- [Work instructions]: Work out how many lines below contain "time". Provide only the figure.

- [Data under study]:
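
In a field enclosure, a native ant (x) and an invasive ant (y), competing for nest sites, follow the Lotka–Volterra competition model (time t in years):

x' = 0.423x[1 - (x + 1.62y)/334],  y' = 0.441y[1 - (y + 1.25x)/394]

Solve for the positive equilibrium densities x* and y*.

Setting both brackets to zero gives the nullclines x + 1.62y = 334 and 1.25x + y = 394.
Substituting y = 394 - 1.25x into the first: x(1 - 1.62·1.25) = 334 - 1.62·394.
So x* = -304/-1.03 = 297, and then y* = 394 - 1.25·297 = 22.9.

x* ≈ 297, y* ≈ 22.9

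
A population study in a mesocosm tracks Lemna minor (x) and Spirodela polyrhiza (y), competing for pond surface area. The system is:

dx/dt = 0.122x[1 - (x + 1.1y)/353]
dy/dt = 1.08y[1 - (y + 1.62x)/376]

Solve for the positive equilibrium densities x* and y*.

Setting both brackets to zero gives the nullclines x + 1.1y = 353 and 1.62x + y = 376.
Substituting y = 376 - 1.62x into the first: x(1 - 1.1·1.62) = 353 - 1.1·376.
So x* = -60.6/-0.782 = 77.5, and then y* = 376 - 1.62·77.5 = 250.

x* ≈ 77.5, y* ≈ 250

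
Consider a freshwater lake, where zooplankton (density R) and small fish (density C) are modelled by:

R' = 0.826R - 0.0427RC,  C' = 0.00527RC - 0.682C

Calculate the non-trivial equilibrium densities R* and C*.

Set dC/dt = 0 with C > 0: 0.00527R - 0.682 = 0, so R* = 0.682/0.00527 = 129.
Set dR/dt = 0 with R > 0: 0.826 - 0.0427C = 0, so C* = 0.826/0.0427 = 19.3.

R* ≈ 129, C* ≈ 19.3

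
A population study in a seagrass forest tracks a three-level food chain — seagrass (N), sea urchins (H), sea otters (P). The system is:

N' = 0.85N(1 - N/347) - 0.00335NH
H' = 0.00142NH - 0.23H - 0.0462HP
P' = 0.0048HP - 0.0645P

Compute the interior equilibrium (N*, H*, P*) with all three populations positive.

N* ≈ 329, H* ≈ 13.4, P* ≈ 5.12

From dP/dt = 0: 0.0048H* = 0.0645, so H* = 13.4.
From dN/dt = 0: 0.85(1 - N*/347) = 0.00335·13.4, giving N* = 347·(1 - 0.053) = 329.
From dH/dt = 0: 0.00142·329 - 0.23 = 0.0462P*, so P* = 0.237/0.0462 = 5.12.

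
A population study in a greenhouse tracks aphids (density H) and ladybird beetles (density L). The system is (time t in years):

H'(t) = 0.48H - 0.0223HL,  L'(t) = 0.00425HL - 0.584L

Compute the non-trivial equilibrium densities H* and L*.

Set dL/dt = 0 with L > 0: 0.00425H - 0.584 = 0, so H* = 0.584/0.00425 = 137.
Set dH/dt = 0 with H > 0: 0.48 - 0.0223L = 0, so L* = 0.48/0.0223 = 21.5.

H* ≈ 137, L* ≈ 21.5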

- [Task solution]: 2